▶ **Problem details**:
Each record that follows should be reproduced in full, character for character.

▶ **Material supplied**:

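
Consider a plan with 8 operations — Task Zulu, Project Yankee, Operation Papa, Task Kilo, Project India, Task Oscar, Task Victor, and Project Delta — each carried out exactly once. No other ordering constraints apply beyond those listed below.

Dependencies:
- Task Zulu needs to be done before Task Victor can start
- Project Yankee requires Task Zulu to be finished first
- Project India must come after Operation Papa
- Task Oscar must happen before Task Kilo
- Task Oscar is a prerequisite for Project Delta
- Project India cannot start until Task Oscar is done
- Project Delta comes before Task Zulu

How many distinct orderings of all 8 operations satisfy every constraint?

270

The operations with no prerequisites are Operation Papa, Task Oscar; any of them can be placed first.
Systematically extending each partial ordering one operation at a time and counting, there are 270 complete orderings.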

▶ **Exercise result**:
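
Consider a plan with 8 operations — Task Zulu, Project Yankee, Operation Papa, Task Kilo, Project India, Task Oscar, Task Victor, and Project Delta — each carried out exactly once. No other ordering constraints apply beyond those listed below.

Dependencies:
- Task Zulu needs to be done before Task Victor can start
- Project Yankee requires Task Zulu to be finished first
- Project India must come after Operation Papa
- Task Oscar must happen before Task Kilo
- Task Oscar is a prerequisite for Project Delta
- Project India cannot start until Task Oscar is done
- Project Delta comes before Task Zulu

How many distinct orderings of all 8 operations satisfy every constraint?

270

The operations with no prerequisites are Operation Papa, Task Oscar; any of them can be placed first.
Systematically extending each partial ordering one operation at a time and counting, there are 270 complete orderings.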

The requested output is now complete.